Data to examine
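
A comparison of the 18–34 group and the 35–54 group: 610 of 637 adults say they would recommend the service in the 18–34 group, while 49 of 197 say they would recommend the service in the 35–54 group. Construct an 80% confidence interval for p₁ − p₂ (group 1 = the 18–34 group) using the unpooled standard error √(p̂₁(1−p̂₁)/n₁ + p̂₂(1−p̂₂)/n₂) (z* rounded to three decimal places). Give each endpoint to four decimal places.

p̂₁ = 610/637 = 0.95761, p̂₂ = 49/197 = 0.24873; p̂₁ − p̂₂ = 0.70888.
Unpooled SE = √(p̂₁(1−p̂₁)/n₁ + p̂₂(1−p̂₂)/n₂) = √(0.000063720 + 0.000948548) = 0.031816.
The 80% critical value is z* = 1.282. Margin = 1.282·0.031816 = 0.04079.
Interval: 0.70888 ± 0.04079 → (0.6681, 0.7497).

(0.6681, 0.7497)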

Task prompt
Return the records given above in their entirety, word for word.

Written reply
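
A comparison of the 18–34 group and the 35–54 group: 610 of 637 adults say they would recommend the service in the 18–34 group, while 49 of 197 say they would recommend the service in the 35–54 group. Construct an 80% confidence interval for p₁ − p₂ (group 1 = the 18–34 group) using the unpooled standard error √(p̂₁(1−p̂₁)/n₁ + p̂₂(1−p̂₂)/n₂) (z* rounded to three decimal places). Give each endpoint to four decimal places.

p̂₁ = 610/637 = 0.95761, p̂₂ = 49/197 = 0.24873; p̂₁ − p̂₂ = 0.70888.
Unpooled SE = √(p̂₁(1−p̂₁)/n₁ + p̂₂(1−p̂₂)/n₂) = √(0.000063720 + 0.000948548) = 0.031816.
The 80% critical value is z* = 1.282. Margin = 1.282·0.031816 = 0.04079.
Interval: 0.70888 ± 0.04079 → (0.6681, 0.7497).

(0.6681, 0.7497)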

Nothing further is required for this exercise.